Look below for the line with "A sequencing read", and from there restate every line word for word until the entries end.

Stored data entries
━━━━━━━━━━━━━━━━
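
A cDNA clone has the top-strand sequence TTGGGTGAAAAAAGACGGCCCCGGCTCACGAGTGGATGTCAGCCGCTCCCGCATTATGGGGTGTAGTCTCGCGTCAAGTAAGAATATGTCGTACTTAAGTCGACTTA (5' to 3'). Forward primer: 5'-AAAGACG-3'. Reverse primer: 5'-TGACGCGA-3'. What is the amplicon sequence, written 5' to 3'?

5'-AAAGACGGCCCCGGCTCACGAGTGGATGTCAGCCGCTCCCGCATTATGGGGTGTAGTCTCGCGTCA-3'

The forward primer matches the template at positions 11–17.
Taking the reverse complement of TGACGCGA gives TCGCGTCA, found at positions 69–76 on the template; the primer anneals here to the top strand with its 3' end pointing upstream.
The product is the template from position 11 through 76 (66 bp).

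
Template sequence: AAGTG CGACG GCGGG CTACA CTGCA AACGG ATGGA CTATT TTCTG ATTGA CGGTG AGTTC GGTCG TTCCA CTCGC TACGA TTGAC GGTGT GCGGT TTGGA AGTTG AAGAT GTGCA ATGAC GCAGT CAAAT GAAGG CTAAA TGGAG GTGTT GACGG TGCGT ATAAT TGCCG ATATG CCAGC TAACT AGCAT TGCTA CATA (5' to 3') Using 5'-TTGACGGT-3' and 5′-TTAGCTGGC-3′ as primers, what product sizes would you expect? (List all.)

The forward primer TTGACGGT matches the top strand at positions 47–54, 81–88, 149–156.
The reverse primer's reverse complement is GCCAGCTAA, matching at positions 175–183.
Each forward site pairs with the reverse site to give a product ending at position 183: sizes 137, 103, 35 bp.

137 bp, 103 bp, 35 bp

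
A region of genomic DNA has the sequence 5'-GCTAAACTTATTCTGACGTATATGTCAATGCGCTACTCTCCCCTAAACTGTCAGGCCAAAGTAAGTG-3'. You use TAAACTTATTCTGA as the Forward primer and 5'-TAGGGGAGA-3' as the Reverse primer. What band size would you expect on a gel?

43 bp

Forward primer TAAACTTATTCTGA is found on the top strand at positions 3–16.
The reverse primer's reverse complement is TCTCCCCTA, which matches the template at positions 37–45.
Amplicon spans positions 3–45: 43 bp.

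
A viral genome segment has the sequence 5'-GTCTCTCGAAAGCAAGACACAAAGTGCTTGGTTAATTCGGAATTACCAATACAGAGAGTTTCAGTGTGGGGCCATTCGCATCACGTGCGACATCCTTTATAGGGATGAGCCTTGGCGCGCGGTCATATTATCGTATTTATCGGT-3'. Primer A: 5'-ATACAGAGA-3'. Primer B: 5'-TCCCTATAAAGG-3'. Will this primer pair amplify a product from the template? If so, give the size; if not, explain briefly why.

Primer A (ATACAGAGA) matches the top strand at positions 49–57; it acts as a forward primer.
Primer B's reverse complement is CCTTTATAGGGA, matching the top strand at positions 94–105; it acts as a reverse primer.
The 3' ends face each other across positions 49–105, giving a 57 bp product.

Yes — a 57 bp product.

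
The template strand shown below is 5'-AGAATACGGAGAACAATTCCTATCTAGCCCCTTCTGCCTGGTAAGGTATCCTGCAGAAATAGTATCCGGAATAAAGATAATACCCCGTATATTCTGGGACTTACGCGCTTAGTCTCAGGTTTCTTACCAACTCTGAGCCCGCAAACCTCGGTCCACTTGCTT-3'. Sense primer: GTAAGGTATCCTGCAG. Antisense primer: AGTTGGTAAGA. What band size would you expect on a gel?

The forward primer matches the template at positions 41–56.
Reverse complement of the reverse primer: TCTTACCAACT. This occurs on the top strand at positions 122–132.
Product length = (reverse-primer end) − (forward-primer start) + 1 = 132 − 41 + 1 = 92 bp.

92 bp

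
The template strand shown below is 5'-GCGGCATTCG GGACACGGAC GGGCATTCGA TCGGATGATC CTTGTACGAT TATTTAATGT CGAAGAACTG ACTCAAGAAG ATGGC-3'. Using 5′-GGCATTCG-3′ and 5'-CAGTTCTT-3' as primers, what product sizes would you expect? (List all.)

The forward primer GGCATTCG matches the top strand at positions 3–10, 22–29.
The reverse primer's reverse complement is AAGAACTG, matching at positions 63–70.
Each forward site pairs with the reverse site to give a product ending at position 70: sizes 68, 49 bp.

68 bp, 49 bp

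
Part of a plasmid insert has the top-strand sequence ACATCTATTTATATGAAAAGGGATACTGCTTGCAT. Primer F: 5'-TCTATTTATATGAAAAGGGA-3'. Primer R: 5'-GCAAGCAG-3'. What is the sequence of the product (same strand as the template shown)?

Forward primer TCTATTTATATGAAAAGGGA is found on the top strand at positions 4–23.
The reverse primer's reverse complement is CTGCTTGC, which matches the template at positions 26–33.
The product is the template from position 4 through 33 (30 bp).

5'-TCTATTTATATGAAAAGGGATACTGCTTGC-3'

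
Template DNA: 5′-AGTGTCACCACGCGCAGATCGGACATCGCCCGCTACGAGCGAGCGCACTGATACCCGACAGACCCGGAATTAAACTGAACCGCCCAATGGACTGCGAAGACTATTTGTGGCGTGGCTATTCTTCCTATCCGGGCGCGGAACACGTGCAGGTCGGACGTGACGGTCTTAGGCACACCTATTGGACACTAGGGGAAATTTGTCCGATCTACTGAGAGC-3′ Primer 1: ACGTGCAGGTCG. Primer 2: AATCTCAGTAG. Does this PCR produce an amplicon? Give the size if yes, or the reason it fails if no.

No product — primer 2 has no binding site in the template.

Primer 2 (AATCTCAGTAG) does not match the top strand, and its reverse complement CTACTGAGATT does not match either.
With no annealing site for primer 2, no amplification occurs.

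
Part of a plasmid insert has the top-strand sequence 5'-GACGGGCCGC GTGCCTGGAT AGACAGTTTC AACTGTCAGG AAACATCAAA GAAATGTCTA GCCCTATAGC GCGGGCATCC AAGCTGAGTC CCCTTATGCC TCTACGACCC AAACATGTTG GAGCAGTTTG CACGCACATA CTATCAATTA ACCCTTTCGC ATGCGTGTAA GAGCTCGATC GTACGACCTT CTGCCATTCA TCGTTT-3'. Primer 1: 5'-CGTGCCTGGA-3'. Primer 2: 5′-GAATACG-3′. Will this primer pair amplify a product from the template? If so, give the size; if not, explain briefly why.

Primer 2 (GAATACG) does not match the top strand, and its reverse complement CGTATTC does not match either.
With no annealing site for primer 2, no amplification occurs.

No product — primer 2 has no binding site in the template.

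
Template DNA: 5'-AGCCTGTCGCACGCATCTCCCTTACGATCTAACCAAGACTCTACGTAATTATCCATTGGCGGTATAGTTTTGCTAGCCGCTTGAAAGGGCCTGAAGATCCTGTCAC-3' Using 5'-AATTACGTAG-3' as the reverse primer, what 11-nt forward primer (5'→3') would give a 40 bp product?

5'-ACGCATCTCCC-3'

The reverse primer's reverse complement CTACGTAATT matches the template at positions 41–50, so the product ends at position 50.
A 40 bp product then starts at position 50 − 40 + 1 = 11.
The forward primer is identical to the top strand there: ACGCATCTCCC.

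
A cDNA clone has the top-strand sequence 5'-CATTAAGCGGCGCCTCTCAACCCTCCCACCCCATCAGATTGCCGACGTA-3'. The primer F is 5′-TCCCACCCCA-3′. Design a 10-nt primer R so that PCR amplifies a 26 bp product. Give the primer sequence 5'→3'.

5'-TACGTCGGCA-3'

The forward primer binds at positions 24–33, so a 26 bp product ends at position 24 + 26 − 1 = 49.
The reverse primer anneals to the top strand over positions 40–49, i.e. to TGCCGACGTA.
Its sequence written 5'→3' is the reverse complement: TACGTCGGCA.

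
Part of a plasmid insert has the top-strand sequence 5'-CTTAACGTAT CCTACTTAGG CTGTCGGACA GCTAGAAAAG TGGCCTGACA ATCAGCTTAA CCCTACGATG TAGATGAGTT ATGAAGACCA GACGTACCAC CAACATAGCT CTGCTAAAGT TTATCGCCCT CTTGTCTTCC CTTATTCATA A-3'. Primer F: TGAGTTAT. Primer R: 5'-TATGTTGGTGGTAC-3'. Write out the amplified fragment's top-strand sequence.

Forward primer TGAGTTAT is found on the top strand at positions 75–82.
Taking the reverse complement of TATGTTGGTGGTAC gives GTACCACCAACATA, found at positions 94–107 on the template; the primer anneals here to the top strand with its 3' end pointing upstream.
The product is the template from position 75 through 107 (33 bp).

5'-TGAGTTATGAAGACCAGACGTACCACCAACATA-3'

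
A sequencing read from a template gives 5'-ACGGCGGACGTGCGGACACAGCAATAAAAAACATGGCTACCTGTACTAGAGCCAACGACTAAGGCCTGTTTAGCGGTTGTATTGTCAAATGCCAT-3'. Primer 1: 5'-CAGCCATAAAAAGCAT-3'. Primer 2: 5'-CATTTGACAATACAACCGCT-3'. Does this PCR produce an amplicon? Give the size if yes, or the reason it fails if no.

Primer 1 (CAGCCATAAAAAGCAT) does not match the top strand, and its reverse complement ATGCTTTTTATGGCTG does not match either.
With no annealing site for primer 1, no amplification occurs.

No product — primer 1 has no binding site in the template.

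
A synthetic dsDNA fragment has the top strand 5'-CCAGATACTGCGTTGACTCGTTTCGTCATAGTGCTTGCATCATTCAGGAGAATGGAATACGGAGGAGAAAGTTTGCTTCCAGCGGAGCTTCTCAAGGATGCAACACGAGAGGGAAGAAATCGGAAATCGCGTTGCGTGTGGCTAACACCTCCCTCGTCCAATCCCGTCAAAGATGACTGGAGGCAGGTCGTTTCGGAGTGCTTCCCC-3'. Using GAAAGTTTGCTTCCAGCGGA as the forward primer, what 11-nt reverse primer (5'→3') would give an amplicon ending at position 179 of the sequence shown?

The forward primer binds at positions 67–86; the product's 3' end on the top strand is position 179.
The reverse primer anneals to the top strand over positions 169–179, i.e. to AAAGATGACTG.
Its sequence written 5'→3' is the reverse complement: CAGTCATCTTT.

5'-CAGTCATCTTT-3'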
━━━━━━━━━━━━━━━━
_RESULT OF THE TASK:_
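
A sequencing read from a template gives 5'-ACGGCGGACGTGCGGACACAGCAATAAAAAACATGGCTACCTGTACTAGAGCCAACGACTAAGGCCTGTTTAGCGGTTGTATTGTCAAATGCCAT-3'. Primer 1: 5'-CAGCCATAAAAAGCAT-3'. Primer 2: 5'-CATTTGACAATACAACCGCT-3'. Does this PCR produce an amplicon? Give the size if yes, or the reason it fails if no.

Primer 1 (CAGCCATAAAAAGCAT) does not match the top strand, and its reverse complement ATGCTTTTTATGGCTG does not match either.
With no annealing site for primer 1, no amplification occurs.

No product — primer 1 has no binding site in the template.

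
A synthetic dsDNA fragment has the top strand 5'-CCAGATACTGCGTTGACTCGTTTCGTCATAGTGCTTGCATCATTCAGGAGAATGGAATACGGAGGAGAAAGTTTGCTTCCAGCGGAGCTTCTCAAGGATGCAACACGAGAGGGAAGAAATCGGAAATCGCGTTGCGTGTGGCTAACACCTCCCTCGTCCAATCCCGTCAAAGATGACTGGAGGCAGGTCGTTTCGGAGTGCTTCCCC-3'. Using GAAAGTTTGCTTCCAGCGGA as the forward primer, what 11-nt reverse primer (5'→3') would give an amplicon ending at position 179 of the sequence shown?

The forward primer binds at positions 67–86; the product's 3' end on the top strand is position 179.
The reverse primer anneals to the top strand over positions 169–179, i.e. to AAAGATGACTG.
Its sequence written 5'→3' is the reverse complement: CAGTCATCTTT.

5'-CAGTCATCTTT-3'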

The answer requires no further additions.